DIRECTIONS FOR THIS TASK: Exact copies of the line with "Consider 2 bottled-water" and of all lines after it through the end of the entries are required, and no other lines.

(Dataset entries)
········
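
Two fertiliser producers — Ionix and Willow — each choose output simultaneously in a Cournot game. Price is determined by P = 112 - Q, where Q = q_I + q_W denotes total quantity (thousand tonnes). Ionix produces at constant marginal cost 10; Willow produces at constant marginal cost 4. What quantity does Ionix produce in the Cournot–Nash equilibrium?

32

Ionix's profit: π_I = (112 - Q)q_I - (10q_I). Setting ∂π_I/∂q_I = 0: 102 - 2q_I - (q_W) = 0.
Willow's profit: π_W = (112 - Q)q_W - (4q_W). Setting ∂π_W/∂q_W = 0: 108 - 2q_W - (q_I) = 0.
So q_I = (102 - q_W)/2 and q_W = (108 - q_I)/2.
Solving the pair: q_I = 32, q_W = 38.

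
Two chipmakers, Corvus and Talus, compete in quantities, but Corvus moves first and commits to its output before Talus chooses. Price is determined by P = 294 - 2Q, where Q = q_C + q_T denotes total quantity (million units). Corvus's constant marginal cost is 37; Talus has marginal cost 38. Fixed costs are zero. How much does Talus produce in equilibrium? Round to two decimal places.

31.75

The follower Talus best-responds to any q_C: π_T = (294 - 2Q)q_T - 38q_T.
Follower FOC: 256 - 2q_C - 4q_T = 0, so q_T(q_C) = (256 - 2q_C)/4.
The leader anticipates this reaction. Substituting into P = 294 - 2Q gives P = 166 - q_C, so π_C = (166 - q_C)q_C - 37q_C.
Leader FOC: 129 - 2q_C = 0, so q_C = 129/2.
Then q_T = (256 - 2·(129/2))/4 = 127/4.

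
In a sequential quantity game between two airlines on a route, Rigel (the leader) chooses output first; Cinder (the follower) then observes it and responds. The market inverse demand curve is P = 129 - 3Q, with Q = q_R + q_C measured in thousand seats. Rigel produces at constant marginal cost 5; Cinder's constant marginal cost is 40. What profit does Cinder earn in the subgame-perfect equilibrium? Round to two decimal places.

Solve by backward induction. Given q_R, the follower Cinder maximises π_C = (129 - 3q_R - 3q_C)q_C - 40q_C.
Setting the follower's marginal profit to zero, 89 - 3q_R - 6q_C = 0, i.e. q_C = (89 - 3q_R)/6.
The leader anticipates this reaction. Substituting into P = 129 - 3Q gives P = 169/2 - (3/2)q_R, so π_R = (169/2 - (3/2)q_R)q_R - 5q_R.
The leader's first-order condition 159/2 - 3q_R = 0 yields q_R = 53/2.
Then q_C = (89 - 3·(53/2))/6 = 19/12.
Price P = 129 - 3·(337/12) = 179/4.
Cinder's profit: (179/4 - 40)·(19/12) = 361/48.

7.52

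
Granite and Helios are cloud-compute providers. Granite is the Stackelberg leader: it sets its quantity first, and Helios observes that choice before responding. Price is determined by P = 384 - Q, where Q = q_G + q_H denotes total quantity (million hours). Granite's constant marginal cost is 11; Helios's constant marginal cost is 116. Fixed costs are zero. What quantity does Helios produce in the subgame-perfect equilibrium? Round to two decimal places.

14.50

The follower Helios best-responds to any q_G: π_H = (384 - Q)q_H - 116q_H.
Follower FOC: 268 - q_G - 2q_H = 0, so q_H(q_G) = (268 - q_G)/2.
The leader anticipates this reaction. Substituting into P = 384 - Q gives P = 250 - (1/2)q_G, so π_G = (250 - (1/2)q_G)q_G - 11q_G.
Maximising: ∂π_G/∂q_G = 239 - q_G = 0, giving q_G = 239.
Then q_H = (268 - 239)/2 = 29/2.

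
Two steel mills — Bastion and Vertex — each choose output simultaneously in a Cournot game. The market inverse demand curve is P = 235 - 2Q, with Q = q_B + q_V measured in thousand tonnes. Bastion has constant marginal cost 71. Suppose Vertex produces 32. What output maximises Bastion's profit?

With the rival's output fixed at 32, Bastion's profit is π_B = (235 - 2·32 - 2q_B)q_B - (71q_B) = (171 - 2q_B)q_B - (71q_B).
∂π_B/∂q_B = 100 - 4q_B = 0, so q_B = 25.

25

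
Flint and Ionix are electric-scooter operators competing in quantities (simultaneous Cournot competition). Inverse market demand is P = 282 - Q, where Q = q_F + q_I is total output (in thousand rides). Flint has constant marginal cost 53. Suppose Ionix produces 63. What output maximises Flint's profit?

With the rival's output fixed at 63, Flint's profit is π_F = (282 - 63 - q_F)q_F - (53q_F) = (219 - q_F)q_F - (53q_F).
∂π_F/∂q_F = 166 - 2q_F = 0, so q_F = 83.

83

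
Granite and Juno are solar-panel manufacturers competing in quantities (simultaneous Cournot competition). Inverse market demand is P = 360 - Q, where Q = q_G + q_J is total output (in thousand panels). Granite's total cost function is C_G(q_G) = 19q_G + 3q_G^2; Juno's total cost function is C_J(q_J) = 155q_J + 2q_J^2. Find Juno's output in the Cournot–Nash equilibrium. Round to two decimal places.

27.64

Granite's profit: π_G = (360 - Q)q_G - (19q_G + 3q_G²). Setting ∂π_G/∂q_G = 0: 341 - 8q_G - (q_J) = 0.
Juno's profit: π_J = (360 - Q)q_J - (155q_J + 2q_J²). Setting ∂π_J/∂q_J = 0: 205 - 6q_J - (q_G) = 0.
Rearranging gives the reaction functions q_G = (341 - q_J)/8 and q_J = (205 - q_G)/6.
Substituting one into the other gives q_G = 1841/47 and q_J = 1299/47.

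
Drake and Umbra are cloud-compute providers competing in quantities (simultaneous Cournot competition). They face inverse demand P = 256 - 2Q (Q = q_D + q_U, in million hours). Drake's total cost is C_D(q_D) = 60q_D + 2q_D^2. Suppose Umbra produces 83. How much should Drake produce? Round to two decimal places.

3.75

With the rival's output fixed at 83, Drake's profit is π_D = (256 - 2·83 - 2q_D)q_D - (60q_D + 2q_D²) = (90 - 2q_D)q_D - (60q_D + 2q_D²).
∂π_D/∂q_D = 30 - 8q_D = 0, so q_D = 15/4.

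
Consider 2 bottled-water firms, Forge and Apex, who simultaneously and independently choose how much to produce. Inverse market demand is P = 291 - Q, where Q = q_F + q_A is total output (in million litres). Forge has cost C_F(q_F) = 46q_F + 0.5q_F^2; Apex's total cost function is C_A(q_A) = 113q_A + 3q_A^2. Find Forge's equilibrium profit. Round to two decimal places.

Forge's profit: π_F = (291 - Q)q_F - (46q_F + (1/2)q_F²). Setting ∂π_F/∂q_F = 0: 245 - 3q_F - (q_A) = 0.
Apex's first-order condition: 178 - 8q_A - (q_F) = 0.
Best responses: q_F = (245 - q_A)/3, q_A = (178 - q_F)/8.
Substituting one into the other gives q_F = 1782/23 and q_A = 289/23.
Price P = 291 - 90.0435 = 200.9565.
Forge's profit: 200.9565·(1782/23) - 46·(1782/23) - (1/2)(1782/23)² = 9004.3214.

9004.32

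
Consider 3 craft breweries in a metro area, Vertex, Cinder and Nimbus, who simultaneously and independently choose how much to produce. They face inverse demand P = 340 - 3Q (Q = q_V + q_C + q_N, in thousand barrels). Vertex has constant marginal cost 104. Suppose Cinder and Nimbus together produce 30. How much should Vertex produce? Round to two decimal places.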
········
THE COMPLETED TASK:
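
Consider 2 bottled-water firms, Forge and Apex, who simultaneously and independently choose how much to produce. Inverse market demand is P = 291 - Q, where Q = q_F + q_A is total output (in million litres). Forge has cost C_F(q_F) = 46q_F + 0.5q_F^2; Apex's total cost function is C_A(q_A) = 113q_A + 3q_A^2. Find Forge's equilibrium profit. Round to two decimal places.

Forge's profit: π_F = (291 - Q)q_F - (46q_F + (1/2)q_F²). Setting ∂π_F/∂q_F = 0: 245 - 3q_F - (q_A) = 0.
Apex's first-order condition: 178 - 8q_A - (q_F) = 0.
Best responses: q_F = (245 - q_A)/3, q_A = (178 - q_F)/8.
Substituting one into the other gives q_F = 1782/23 and q_A = 289/23.
Price P = 291 - 90.0435 = 200.9565.
Forge's profit: 200.9565·(1782/23) - 46·(1782/23) - (1/2)(1782/23)² = 9004.3214.

9004.32

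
Consider 3 craft breweries in a metro area, Vertex, Cinder and Nimbus, who simultaneously and independently choose how much to produce. They face inverse demand P = 340 - 3Q (Q = q_V + q_C + q_N, in thousand barrels). Vertex has constant marginal cost 104. Suppose Cinder and Nimbus together produce 30. How much should Vertex produce? Round to two decimal places.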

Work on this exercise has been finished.